• [PROBLEM DESCRIPTION]:
Copy each line below that includes "Iteratively".
╭─ AVAILABLE DATA
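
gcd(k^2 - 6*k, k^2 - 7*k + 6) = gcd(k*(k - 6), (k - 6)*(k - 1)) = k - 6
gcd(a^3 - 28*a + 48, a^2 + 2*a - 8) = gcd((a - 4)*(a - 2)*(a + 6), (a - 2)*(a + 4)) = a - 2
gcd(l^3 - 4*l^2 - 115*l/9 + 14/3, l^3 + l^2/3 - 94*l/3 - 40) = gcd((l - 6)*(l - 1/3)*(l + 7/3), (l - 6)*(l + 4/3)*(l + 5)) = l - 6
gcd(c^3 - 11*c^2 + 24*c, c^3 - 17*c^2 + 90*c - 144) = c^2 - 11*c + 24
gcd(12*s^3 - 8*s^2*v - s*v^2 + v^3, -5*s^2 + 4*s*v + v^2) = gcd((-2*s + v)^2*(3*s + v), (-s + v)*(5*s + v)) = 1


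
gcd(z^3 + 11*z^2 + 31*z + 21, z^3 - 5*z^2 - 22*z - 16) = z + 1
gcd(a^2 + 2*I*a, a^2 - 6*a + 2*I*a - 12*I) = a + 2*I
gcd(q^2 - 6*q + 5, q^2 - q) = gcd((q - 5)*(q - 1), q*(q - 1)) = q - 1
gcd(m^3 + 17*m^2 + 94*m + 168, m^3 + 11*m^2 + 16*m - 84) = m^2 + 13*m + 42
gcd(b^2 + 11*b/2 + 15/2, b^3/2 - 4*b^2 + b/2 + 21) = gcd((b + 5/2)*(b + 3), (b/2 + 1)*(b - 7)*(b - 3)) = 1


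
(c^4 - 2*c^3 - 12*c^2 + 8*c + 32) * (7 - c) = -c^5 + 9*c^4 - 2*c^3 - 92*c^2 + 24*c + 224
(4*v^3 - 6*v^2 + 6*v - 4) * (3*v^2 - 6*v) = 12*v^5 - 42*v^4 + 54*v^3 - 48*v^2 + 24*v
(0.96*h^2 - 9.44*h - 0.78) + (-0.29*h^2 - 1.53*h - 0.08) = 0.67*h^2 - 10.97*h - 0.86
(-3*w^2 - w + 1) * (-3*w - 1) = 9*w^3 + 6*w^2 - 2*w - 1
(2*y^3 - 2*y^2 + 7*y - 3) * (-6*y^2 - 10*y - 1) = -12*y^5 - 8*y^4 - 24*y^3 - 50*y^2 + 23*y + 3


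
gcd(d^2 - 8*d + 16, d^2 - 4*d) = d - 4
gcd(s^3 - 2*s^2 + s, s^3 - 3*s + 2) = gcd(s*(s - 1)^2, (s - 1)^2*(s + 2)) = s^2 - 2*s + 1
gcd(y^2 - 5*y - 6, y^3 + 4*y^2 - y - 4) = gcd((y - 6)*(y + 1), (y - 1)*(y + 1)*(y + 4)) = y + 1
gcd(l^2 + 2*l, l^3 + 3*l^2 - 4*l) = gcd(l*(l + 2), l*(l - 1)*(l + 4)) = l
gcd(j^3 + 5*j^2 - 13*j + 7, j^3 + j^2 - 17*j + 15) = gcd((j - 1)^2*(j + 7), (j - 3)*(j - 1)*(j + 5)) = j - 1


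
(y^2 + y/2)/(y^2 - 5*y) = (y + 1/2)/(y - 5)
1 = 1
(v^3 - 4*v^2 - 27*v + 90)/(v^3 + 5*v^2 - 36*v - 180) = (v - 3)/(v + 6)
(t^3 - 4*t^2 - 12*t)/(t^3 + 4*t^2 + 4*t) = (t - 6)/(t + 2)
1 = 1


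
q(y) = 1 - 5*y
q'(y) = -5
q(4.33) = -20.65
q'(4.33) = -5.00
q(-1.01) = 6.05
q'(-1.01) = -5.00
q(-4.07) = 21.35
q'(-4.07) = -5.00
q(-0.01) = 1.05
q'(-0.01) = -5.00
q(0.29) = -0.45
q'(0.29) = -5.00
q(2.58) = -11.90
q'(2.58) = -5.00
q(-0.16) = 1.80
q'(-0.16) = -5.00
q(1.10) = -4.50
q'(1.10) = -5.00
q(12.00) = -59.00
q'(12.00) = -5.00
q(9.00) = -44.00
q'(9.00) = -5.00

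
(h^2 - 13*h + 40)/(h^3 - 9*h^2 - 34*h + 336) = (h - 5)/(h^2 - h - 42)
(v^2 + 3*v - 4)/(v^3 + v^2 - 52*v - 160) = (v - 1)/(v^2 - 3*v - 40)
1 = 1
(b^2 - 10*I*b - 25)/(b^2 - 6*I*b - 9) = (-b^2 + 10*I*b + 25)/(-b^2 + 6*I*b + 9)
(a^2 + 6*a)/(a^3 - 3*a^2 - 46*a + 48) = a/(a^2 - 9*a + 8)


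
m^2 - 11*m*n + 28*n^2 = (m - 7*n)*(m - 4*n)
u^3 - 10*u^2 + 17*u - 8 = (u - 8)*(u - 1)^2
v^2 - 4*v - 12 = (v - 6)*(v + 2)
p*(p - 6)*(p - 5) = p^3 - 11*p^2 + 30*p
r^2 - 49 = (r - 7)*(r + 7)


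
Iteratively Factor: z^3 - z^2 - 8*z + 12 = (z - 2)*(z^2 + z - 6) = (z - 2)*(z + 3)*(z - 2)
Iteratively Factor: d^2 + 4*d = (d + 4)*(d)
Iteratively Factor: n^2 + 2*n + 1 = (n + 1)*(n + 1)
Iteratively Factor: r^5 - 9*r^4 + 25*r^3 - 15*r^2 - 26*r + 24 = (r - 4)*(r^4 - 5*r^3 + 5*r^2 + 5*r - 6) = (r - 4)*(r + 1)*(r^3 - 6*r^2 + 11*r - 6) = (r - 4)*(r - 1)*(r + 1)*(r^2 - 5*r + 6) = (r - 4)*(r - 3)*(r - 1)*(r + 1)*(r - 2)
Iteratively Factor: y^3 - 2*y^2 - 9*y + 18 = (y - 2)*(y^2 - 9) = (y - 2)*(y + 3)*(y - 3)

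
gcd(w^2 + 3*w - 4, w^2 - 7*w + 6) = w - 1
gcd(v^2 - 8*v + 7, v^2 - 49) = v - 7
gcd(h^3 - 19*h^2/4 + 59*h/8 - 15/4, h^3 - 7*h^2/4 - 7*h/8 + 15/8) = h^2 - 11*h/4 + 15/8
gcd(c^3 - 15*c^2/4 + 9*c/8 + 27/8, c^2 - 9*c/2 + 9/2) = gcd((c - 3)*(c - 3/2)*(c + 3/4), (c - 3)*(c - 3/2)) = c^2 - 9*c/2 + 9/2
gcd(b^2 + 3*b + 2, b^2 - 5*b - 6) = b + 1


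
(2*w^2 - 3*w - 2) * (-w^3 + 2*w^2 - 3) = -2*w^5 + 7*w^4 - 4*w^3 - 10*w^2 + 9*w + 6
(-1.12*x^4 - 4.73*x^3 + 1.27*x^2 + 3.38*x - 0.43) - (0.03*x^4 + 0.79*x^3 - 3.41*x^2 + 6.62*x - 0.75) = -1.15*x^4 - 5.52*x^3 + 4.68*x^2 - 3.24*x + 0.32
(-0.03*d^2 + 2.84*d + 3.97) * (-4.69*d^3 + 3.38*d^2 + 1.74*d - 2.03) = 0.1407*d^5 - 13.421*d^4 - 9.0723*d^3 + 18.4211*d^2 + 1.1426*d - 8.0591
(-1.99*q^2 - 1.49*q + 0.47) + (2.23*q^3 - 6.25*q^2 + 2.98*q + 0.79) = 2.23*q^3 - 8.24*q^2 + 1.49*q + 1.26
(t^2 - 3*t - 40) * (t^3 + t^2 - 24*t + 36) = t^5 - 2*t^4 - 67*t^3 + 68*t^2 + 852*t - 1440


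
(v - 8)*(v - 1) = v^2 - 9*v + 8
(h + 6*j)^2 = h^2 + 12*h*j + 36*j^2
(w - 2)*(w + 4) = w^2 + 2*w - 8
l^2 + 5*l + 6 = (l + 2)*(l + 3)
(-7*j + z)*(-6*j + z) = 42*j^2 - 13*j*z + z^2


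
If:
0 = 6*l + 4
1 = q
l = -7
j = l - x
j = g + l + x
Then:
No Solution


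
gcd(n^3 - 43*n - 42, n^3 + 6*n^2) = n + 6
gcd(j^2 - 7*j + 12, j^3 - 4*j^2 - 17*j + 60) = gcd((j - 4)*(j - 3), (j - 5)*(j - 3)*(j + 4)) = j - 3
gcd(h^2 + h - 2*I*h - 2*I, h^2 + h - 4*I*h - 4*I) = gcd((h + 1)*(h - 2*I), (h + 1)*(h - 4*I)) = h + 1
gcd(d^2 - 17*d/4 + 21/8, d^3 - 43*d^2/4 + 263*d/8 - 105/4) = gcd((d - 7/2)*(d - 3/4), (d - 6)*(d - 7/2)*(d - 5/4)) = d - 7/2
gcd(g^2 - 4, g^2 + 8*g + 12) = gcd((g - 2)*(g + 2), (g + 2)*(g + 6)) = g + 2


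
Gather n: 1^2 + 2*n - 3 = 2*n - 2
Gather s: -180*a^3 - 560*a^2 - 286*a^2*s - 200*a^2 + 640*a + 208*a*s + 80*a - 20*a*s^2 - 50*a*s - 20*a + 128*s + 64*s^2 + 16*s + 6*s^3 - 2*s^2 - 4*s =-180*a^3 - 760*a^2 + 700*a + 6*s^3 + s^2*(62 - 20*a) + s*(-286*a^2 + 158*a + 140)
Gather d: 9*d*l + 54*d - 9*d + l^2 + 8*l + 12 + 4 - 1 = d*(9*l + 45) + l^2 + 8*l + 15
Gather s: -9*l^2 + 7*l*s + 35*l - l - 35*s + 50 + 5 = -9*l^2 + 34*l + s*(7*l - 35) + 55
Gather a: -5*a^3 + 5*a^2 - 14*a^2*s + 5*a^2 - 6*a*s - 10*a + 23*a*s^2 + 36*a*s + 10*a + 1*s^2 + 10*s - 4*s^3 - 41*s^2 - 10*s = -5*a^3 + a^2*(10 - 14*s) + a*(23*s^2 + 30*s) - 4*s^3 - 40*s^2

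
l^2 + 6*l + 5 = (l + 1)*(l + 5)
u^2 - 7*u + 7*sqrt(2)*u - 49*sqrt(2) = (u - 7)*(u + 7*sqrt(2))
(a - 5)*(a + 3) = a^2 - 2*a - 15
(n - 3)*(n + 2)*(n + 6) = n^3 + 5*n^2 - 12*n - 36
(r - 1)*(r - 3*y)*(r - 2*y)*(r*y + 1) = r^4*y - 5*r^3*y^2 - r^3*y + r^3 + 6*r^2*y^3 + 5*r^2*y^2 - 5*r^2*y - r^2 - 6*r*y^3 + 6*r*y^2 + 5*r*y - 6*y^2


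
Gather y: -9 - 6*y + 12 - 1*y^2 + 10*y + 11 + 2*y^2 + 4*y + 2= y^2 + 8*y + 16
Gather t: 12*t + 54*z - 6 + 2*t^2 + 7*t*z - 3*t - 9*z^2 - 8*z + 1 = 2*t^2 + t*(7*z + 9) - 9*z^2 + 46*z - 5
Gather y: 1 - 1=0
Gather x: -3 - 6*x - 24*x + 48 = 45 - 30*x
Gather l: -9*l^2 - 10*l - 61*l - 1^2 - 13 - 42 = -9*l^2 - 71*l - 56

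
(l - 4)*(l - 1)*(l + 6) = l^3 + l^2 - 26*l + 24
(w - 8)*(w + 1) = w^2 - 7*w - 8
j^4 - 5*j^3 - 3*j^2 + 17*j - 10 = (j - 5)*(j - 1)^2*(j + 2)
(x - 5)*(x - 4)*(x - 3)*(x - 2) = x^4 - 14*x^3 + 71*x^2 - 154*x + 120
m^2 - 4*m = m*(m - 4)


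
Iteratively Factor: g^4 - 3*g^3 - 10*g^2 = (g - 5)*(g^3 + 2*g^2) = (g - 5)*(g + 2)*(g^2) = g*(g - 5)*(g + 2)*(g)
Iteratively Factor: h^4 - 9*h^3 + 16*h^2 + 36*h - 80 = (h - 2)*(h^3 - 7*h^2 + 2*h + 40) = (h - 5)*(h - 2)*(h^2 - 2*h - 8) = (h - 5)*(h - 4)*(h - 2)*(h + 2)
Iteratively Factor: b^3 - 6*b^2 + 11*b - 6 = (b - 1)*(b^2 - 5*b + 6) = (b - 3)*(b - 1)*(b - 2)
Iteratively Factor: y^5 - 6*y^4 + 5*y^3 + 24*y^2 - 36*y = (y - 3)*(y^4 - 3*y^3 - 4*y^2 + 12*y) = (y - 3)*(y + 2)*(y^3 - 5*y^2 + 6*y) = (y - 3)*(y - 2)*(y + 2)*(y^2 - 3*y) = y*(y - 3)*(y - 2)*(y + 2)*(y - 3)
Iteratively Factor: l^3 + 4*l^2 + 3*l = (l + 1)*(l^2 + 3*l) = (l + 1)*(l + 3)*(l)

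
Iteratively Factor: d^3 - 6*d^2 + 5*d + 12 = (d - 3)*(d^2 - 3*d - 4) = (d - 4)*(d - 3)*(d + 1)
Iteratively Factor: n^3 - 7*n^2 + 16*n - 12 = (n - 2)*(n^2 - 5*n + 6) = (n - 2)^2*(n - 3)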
╰─
╭─ AVAILABLE DATA
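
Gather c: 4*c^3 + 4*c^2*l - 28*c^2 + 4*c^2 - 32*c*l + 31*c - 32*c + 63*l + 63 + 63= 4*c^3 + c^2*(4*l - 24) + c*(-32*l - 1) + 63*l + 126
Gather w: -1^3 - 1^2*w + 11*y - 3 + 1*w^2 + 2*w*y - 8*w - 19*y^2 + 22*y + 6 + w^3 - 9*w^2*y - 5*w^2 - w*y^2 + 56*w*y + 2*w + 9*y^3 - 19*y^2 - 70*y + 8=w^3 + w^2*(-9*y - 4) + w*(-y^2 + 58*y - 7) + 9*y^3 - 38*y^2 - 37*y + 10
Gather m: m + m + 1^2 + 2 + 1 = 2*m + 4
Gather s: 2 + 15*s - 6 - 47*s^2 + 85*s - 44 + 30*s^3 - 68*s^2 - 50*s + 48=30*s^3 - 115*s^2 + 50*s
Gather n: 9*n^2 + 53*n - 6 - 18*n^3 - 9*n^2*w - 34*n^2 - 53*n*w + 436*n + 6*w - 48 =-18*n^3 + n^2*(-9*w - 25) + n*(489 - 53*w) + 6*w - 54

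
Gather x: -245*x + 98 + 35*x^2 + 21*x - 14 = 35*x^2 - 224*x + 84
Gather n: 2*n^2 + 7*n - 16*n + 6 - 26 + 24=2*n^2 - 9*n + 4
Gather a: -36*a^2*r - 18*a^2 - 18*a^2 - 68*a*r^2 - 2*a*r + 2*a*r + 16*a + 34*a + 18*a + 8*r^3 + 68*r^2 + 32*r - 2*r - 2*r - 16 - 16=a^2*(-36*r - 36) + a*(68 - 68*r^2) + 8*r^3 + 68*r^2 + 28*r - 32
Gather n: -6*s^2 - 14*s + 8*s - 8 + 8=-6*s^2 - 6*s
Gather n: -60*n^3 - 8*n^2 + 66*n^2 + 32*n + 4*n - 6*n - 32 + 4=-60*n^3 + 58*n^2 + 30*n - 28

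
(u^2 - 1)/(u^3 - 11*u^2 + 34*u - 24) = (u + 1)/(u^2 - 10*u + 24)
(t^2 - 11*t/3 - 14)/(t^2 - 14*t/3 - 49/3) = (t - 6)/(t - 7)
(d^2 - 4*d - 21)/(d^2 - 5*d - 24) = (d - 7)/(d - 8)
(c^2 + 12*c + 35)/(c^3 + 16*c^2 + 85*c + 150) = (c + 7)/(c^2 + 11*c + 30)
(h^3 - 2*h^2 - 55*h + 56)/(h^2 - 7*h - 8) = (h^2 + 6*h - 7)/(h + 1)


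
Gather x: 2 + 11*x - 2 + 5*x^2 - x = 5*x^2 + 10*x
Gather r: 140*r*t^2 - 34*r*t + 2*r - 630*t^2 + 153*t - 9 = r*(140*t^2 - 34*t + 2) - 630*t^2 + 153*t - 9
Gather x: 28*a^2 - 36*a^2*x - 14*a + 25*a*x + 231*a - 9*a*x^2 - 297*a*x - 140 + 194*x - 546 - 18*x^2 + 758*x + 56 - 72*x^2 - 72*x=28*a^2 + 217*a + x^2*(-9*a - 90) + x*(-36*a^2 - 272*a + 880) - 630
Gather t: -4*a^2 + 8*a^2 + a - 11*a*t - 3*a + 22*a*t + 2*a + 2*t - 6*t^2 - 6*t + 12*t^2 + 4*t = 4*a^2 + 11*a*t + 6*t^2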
╰─
• [EXERCISE OUTPUT]:
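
Iteratively Factor: z^3 - z^2 - 8*z + 12 = (z - 2)*(z^2 + z - 6) = (z - 2)*(z + 3)*(z - 2)
Iteratively Factor: d^2 + 4*d = (d + 4)*(d)
Iteratively Factor: n^2 + 2*n + 1 = (n + 1)*(n + 1)
Iteratively Factor: r^5 - 9*r^4 + 25*r^3 - 15*r^2 - 26*r + 24 = (r - 4)*(r^4 - 5*r^3 + 5*r^2 + 5*r - 6) = (r - 4)*(r + 1)*(r^3 - 6*r^2 + 11*r - 6) = (r - 4)*(r - 1)*(r + 1)*(r^2 - 5*r + 6) = (r - 4)*(r - 3)*(r - 1)*(r + 1)*(r - 2)
Iteratively Factor: y^3 - 2*y^2 - 9*y + 18 = (y - 2)*(y^2 - 9) = (y - 2)*(y + 3)*(y - 3)
Iteratively Factor: g^4 - 3*g^3 - 10*g^2 = (g - 5)*(g^3 + 2*g^2) = (g - 5)*(g + 2)*(g^2) = g*(g - 5)*(g + 2)*(g)
Iteratively Factor: h^4 - 9*h^3 + 16*h^2 + 36*h - 80 = (h - 2)*(h^3 - 7*h^2 + 2*h + 40) = (h - 5)*(h - 2)*(h^2 - 2*h - 8) = (h - 5)*(h - 4)*(h - 2)*(h + 2)
Iteratively Factor: b^3 - 6*b^2 + 11*b - 6 = (b - 1)*(b^2 - 5*b + 6) = (b - 3)*(b - 1)*(b - 2)
Iteratively Factor: y^5 - 6*y^4 + 5*y^3 + 24*y^2 - 36*y = (y - 3)*(y^4 - 3*y^3 - 4*y^2 + 12*y) = (y - 3)*(y + 2)*(y^3 - 5*y^2 + 6*y) = (y - 3)*(y - 2)*(y + 2)*(y^2 - 3*y) = y*(y - 3)*(y - 2)*(y + 2)*(y - 3)
Iteratively Factor: l^3 + 4*l^2 + 3*l = (l + 1)*(l^2 + 3*l) = (l + 1)*(l + 3)*(l)
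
Iteratively Factor: d^3 - 6*d^2 + 5*d + 12 = (d - 3)*(d^2 - 3*d - 4) = (d - 4)*(d - 3)*(d + 1)
Iteratively Factor: n^3 - 7*n^2 + 16*n - 12 = (n - 2)*(n^2 - 5*n + 6) = (n - 2)^2*(n - 3)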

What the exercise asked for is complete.